(Saved entries)

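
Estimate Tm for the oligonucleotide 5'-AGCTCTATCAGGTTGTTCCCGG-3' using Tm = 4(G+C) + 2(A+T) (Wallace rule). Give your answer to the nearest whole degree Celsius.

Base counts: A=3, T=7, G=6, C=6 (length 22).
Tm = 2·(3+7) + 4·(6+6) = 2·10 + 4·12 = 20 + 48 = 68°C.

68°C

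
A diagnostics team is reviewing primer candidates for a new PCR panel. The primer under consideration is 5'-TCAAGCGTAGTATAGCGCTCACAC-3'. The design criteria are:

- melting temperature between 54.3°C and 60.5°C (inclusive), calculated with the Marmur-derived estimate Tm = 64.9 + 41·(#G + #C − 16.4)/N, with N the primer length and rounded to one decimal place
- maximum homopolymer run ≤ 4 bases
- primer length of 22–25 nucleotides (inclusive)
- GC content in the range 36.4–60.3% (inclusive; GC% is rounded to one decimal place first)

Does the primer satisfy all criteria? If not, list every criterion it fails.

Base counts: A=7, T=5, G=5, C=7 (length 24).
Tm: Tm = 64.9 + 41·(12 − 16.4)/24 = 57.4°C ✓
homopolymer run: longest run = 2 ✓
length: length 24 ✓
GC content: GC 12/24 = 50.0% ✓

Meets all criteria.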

---

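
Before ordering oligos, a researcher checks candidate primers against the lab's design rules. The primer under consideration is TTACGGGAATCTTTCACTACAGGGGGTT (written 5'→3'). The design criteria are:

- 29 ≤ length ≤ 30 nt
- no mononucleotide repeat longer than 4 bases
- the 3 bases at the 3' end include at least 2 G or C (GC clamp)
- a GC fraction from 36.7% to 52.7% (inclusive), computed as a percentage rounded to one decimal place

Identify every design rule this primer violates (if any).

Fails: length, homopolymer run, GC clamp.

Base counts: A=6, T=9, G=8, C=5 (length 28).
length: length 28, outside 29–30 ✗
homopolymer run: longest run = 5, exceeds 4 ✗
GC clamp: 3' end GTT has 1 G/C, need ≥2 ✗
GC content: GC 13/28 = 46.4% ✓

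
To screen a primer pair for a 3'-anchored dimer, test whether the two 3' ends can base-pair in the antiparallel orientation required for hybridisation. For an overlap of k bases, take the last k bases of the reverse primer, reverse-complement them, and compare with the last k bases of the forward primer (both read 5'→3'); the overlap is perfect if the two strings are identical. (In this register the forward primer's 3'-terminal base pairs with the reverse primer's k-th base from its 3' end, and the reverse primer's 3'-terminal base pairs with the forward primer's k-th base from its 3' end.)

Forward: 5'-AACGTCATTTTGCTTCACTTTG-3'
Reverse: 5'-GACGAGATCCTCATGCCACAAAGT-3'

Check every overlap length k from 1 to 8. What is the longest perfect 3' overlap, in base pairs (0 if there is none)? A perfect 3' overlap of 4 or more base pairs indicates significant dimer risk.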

# Action item
Print exactly the lines above, between the one holding "To screen a" and the one holding "Reverse: 5'-GACGAGATCCTCATGCCACAAAGT-3'", inclusive, and nothing besides.

# Output below
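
To screen a primer pair for a 3'-anchored dimer, test whether the two 3' ends can base-pair in the antiparallel orientation required for hybridisation. For an overlap of k bases, take the last k bases of the reverse primer, reverse-complement them, and compare with the last k bases of the forward primer (both read 5'→3'); the overlap is perfect if the two strings are identical. (In this register the forward primer's 3'-terminal base pairs with the reverse primer's k-th base from its 3' end, and the reverse primer's 3'-terminal base pairs with the forward primer's k-th base from its 3' end.)

Forward: 5'-AACGTCATTTTGCTTCACTTTG-3'
Reverse: 5'-GACGAGATCCTCATGCCACAAAGT-3'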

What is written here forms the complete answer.